--- Supplied material ---

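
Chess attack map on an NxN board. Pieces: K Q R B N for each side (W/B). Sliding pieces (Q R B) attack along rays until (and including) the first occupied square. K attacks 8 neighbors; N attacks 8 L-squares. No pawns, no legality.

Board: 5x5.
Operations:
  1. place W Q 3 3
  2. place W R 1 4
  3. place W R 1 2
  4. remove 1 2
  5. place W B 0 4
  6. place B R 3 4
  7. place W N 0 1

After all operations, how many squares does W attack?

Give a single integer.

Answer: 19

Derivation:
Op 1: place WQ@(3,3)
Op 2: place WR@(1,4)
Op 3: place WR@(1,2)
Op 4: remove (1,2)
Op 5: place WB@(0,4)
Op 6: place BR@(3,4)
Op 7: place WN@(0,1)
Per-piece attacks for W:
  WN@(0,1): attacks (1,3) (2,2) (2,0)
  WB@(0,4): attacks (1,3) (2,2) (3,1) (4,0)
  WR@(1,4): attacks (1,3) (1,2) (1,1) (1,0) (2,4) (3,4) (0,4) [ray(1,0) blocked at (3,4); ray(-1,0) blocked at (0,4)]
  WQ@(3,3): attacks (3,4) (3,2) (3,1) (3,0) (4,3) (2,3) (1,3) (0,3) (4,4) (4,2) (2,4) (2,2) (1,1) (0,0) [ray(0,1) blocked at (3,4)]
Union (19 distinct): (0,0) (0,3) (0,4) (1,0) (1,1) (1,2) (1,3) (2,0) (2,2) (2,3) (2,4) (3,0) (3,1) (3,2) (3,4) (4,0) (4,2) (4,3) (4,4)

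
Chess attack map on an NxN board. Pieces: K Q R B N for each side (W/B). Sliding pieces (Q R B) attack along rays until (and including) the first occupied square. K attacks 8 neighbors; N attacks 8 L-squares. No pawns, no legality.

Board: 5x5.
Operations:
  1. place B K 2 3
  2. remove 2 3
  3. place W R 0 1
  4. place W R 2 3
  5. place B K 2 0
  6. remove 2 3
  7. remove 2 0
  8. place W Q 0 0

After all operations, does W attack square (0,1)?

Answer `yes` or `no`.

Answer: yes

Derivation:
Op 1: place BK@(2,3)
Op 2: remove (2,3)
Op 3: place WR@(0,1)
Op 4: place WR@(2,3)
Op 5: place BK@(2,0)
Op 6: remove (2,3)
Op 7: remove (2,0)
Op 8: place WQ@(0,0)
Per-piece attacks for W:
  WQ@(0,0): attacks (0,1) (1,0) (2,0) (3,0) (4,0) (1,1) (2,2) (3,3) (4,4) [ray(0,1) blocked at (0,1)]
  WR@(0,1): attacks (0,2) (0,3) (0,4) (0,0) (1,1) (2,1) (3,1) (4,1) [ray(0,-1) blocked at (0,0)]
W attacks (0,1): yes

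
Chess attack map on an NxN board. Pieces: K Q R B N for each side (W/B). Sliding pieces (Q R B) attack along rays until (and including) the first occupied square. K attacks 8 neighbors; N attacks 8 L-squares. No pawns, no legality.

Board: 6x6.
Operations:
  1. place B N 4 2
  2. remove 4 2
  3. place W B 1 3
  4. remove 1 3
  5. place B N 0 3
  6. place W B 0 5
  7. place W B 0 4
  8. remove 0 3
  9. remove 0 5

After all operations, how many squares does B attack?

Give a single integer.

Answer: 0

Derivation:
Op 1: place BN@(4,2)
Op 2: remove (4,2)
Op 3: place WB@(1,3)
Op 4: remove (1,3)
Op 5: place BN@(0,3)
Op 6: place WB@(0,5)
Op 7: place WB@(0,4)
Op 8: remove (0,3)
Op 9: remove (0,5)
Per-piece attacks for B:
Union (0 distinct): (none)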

---
--- Supplied material ---

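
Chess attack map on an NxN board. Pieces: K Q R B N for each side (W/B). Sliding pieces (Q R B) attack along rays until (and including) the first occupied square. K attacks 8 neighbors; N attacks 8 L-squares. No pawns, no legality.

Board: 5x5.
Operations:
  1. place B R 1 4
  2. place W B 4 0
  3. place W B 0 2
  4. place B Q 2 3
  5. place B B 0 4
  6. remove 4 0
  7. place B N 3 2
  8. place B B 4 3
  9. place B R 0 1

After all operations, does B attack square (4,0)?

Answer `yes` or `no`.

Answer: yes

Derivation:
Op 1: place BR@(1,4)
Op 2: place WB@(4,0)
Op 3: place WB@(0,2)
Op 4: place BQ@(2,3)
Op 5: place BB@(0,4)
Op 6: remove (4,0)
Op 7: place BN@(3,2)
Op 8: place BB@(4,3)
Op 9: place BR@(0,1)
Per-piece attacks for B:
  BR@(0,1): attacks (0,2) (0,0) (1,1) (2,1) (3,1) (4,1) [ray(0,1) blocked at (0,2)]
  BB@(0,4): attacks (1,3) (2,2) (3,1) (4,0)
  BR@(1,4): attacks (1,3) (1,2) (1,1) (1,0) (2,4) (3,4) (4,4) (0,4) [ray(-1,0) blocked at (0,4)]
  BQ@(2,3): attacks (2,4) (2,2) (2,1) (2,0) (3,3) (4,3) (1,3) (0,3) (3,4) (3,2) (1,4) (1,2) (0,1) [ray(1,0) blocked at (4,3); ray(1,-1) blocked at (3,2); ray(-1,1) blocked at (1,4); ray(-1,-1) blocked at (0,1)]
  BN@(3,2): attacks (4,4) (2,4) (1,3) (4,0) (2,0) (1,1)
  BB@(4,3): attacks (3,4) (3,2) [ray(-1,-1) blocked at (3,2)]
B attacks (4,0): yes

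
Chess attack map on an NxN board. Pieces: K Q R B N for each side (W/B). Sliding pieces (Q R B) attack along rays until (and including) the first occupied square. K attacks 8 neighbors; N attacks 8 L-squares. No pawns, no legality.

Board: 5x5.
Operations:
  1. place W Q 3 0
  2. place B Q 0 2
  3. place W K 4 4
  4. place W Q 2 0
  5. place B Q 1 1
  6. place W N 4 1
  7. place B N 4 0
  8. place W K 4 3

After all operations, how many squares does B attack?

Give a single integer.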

---
--- Supplied material ---

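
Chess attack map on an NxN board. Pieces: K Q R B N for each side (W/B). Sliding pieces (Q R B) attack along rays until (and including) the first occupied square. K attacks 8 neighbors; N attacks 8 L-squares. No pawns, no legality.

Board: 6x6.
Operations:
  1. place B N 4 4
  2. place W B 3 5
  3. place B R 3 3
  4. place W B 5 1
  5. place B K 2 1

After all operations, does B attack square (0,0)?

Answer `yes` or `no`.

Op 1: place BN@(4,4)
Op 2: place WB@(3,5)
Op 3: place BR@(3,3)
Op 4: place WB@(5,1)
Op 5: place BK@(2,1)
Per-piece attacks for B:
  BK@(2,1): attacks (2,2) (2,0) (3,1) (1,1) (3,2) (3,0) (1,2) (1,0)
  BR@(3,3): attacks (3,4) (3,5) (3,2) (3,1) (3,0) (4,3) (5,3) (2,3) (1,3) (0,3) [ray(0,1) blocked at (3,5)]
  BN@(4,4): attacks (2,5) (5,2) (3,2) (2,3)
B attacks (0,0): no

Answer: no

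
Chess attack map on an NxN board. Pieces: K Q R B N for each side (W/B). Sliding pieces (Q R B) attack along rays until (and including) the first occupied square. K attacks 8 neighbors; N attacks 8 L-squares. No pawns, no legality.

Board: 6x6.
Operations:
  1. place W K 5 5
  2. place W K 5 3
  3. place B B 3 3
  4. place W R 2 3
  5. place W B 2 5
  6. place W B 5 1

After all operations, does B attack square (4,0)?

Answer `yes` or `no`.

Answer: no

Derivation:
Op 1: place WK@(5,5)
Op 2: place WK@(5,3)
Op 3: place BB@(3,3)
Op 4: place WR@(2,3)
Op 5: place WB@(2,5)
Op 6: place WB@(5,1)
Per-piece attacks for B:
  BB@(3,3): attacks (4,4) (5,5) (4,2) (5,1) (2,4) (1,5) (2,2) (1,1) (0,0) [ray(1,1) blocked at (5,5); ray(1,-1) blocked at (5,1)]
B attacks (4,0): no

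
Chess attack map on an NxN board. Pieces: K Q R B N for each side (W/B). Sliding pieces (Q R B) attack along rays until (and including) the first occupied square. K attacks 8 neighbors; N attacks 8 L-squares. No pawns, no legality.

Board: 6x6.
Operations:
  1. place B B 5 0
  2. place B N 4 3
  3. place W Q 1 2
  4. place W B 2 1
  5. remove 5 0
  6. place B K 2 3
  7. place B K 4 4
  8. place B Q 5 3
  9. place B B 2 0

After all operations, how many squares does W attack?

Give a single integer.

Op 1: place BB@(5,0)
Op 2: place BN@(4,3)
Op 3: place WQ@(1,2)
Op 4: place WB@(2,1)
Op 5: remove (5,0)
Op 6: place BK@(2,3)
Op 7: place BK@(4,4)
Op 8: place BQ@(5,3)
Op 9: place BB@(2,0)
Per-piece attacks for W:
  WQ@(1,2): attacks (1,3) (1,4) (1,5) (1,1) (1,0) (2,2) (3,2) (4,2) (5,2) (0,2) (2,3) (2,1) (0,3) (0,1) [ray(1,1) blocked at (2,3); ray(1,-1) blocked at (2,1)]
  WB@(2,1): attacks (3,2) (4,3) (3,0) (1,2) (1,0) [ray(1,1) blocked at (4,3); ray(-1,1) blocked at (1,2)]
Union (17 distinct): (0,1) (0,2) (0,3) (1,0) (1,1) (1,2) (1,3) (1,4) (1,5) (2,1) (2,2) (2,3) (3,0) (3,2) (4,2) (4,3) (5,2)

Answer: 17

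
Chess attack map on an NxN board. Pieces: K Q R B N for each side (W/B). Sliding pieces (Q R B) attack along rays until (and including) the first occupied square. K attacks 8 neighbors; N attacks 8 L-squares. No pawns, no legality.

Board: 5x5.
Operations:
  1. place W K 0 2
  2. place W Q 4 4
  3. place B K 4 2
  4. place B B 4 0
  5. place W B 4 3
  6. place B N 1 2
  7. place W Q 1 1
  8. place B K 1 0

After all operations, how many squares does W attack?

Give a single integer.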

---

Please give back exactly the lines of the listing above that run from the one containing "5. place W B 2 5" through the one containing "6. place B K 2 3", and only those.

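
  5. place W B 2 5
  6. place W B 5 1

After all operations, does B attack square (4,0)?

Answer `yes` or `no`.

Answer: no

Derivation:
Op 1: place WK@(5,5)
Op 2: place WK@(5,3)
Op 3: place BB@(3,3)
Op 4: place WR@(2,3)
Op 5: place WB@(2,5)
Op 6: place WB@(5,1)
Per-piece attacks for B:
  BB@(3,3): attacks (4,4) (5,5) (4,2) (5,1) (2,4) (1,5) (2,2) (1,1) (0,0) [ray(1,1) blocked at (5,5); ray(1,-1) blocked at (5,1)]
B attacks (4,0): no

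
Chess attack map on an NxN board. Pieces: K Q R B N for each side (W/B). Sliding pieces (Q R B) attack along rays until (and including) the first occupied square. K attacks 8 neighbors; N attacks 8 L-squares. No pawns, no legality.

Board: 6x6.
Operations:
  1. place B B 5 0
  2. place B N 4 3
  3. place W Q 1 2
  4. place W B 2 1
  5. remove 5 0
  6. place B K 2 3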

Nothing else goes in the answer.